What is required =>
Reproduce, from the lines below, exactly the stretch that begins at the line containing "Let π(x) denote the number of primes ≤ x. Compute π(2587)" and ends at the line containing "Find the sum", both included.

Records provided =>
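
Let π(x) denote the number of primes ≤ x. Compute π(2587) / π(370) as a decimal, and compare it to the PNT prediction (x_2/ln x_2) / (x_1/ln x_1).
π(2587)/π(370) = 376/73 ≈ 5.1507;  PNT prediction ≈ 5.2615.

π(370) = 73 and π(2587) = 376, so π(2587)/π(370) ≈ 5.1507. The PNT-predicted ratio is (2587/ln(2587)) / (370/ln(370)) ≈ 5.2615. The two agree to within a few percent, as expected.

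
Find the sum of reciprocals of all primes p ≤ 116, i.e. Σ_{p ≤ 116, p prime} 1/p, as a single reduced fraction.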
==
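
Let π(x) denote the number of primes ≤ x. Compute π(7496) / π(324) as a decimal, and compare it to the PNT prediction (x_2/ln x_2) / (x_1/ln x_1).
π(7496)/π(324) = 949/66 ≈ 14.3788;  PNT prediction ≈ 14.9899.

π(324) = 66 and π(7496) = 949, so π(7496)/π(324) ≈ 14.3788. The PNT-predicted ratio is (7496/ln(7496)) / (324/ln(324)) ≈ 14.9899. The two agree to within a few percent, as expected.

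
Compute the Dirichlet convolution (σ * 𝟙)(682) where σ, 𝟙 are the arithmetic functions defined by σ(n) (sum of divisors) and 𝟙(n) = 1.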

Result =>
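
Let π(x) denote the number of primes ≤ x. Compute π(2587) / π(370) as a decimal, and compare it to the PNT prediction (x_2/ln x_2) / (x_1/ln x_1).
π(2587)/π(370) = 376/73 ≈ 5.1507;  PNT prediction ≈ 5.2615.

π(370) = 73 and π(2587) = 376, so π(2587)/π(370) ≈ 5.1507. The PNT-predicted ratio is (2587/ln(2587)) / (370/ln(370)) ≈ 5.2615. The two agree to within a few percent, as expected.

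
Find the sum of reciprocals of all primes p ≤ 116, i.e. Σ_{p ≤ 116, p prime} 1/p, as a single reduced fraction.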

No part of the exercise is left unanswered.